● Exercise description: The line containing "What is n(J(-4), -105)" and every line after it, through the last one below: output exactly these and nothing else.
==================================================
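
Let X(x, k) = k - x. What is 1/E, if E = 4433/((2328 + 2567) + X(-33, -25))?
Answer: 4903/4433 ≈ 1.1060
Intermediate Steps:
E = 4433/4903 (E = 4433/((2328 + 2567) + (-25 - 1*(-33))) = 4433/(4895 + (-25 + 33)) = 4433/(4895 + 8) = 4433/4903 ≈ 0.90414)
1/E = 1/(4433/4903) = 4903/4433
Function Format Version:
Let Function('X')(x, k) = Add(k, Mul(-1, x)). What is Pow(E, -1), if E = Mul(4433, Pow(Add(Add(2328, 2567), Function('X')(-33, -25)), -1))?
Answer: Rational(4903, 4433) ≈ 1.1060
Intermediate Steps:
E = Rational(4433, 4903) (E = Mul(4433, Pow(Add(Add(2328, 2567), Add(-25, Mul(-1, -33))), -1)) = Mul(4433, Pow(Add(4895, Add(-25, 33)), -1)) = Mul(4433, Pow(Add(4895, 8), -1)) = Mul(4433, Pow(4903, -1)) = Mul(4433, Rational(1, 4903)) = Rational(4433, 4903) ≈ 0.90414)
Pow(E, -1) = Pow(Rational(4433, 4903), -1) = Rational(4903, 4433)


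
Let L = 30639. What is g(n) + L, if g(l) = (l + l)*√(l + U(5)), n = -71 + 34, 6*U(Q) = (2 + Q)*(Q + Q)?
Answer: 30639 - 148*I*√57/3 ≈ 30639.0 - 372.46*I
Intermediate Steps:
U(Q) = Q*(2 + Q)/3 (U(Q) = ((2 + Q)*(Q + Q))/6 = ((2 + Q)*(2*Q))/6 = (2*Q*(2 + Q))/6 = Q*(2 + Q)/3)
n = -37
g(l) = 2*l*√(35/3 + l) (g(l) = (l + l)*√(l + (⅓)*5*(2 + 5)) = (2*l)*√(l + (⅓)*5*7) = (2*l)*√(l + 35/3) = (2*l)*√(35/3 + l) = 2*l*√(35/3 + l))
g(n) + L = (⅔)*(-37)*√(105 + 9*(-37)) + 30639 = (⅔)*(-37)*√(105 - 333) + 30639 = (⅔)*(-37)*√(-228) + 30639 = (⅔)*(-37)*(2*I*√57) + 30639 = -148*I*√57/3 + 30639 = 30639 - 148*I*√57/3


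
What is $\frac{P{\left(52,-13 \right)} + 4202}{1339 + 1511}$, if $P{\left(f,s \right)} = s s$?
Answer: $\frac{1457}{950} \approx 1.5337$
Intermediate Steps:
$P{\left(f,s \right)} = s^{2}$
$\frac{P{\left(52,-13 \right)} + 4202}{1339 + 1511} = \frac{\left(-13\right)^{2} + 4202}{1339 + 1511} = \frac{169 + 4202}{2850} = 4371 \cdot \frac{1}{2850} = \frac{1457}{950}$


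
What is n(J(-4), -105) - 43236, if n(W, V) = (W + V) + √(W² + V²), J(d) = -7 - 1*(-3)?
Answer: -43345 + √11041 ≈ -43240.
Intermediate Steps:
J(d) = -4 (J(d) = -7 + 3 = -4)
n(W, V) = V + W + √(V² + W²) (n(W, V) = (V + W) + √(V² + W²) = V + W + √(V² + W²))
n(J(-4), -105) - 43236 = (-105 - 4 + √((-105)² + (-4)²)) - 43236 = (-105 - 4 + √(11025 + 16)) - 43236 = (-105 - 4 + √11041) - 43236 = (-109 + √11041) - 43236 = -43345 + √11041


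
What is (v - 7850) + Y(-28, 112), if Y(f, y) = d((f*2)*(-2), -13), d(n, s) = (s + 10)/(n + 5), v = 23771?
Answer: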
==================================================
● Written response:
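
What is n(J(-4), -105) - 43236, if n(W, V) = (W + V) + √(W² + V²), J(d) = -7 - 1*(-3)?
Answer: -43345 + √11041 ≈ -43240.
Intermediate Steps:
J(d) = -4 (J(d) = -7 + 3 = -4)
n(W, V) = V + W + √(V² + W²) (n(W, V) = (V + W) + √(V² + W²) = V + W + √(V² + W²))
n(J(-4), -105) - 43236 = (-105 - 4 + √((-105)² + (-4)²)) - 43236 = (-105 - 4 + √(11025 + 16)) - 43236 = (-105 - 4 + √11041) - 43236 = (-109 + √11041) - 43236 = -43345 + √11041


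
What is (v - 7850) + Y(-28, 112), if Y(f, y) = d((f*2)*(-2), -13), d(n, s) = (s + 10)/(n + 5), v = 23771?
Answer: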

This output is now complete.